PROMPT: Emit all the data exactly as provided.
+++++
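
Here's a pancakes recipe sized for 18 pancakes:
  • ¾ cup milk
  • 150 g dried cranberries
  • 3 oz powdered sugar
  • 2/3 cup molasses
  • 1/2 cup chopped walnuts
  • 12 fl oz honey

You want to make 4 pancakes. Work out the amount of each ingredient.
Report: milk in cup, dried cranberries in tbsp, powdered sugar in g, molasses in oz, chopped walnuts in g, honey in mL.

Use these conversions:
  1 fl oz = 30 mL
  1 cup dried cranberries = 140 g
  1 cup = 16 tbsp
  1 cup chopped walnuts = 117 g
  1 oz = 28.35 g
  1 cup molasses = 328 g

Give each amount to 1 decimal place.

milk: 0.2 cup; dried cranberries: 3.8 tbsp; powdered sugar: 18.9 g; molasses: 1.7 oz; chopped walnuts: 13.0 g; honey: 80.0 mL

Scaling factor: 4/18 = 2/9.
milk: 0.75 cup × 2/9 ≈ 0.2 cup
dried cranberries: 150 g × 2/9 ÷ 140 g/cup × 16 tbsp/cup ≈ 3.8 tbsp
powdered sugar: 3 oz × 2/9 × 28.35 g/oz = 18.9 g
molasses: 2/3 cup × 2/9 × 328 g/cup ÷ 28.35 g/oz ≈ 1.7 oz
chopped walnuts: 0.5 cup × 2/9 × 117 g/cup = 13.0 g
honey: 12 fl oz × 2/9 × 30 mL/fl oz = 80.0 mL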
+++++
ANSWER TO THIS EXERCISE:
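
Here's a pancakes recipe sized for 18 pancakes:
  • ¾ cup milk
  • 150 g dried cranberries
  • 3 oz powdered sugar
  • 2/3 cup molasses
  • 1/2 cup chopped walnuts
  • 12 fl oz honey

You want to make 4 pancakes. Work out the amount of each ingredient.
Report: milk in cup, dried cranberries in tbsp, powdered sugar in g, molasses in oz, chopped walnuts in g, honey in mL.

Use these conversions:
  1 fl oz = 30 mL
  1 cup dried cranberries = 140 g
  1 cup = 16 tbsp
  1 cup chopped walnuts = 117 g
  1 oz = 28.35 g
  1 cup molasses = 328 g

Give each amount to 1 decimal place.

milk: 0.2 cup; dried cranberries: 3.8 tbsp; powdered sugar: 18.9 g; molasses: 1.7 oz; chopped walnuts: 13.0 g; honey: 80.0 mL

Scaling factor: 4/18 = 2/9.
milk: 0.75 cup × 2/9 ≈ 0.2 cup
dried cranberries: 150 g × 2/9 ÷ 140 g/cup × 16 tbsp/cup ≈ 3.8 tbsp
powdered sugar: 3 oz × 2/9 × 28.35 g/oz = 18.9 g
molasses: 2/3 cup × 2/9 × 328 g/cup ÷ 28.35 g/oz ≈ 1.7 oz
chopped walnuts: 0.5 cup × 2/9 × 117 g/cup = 13.0 g
honey: 12 fl oz × 2/9 × 30 mL/fl oz = 80.0 mL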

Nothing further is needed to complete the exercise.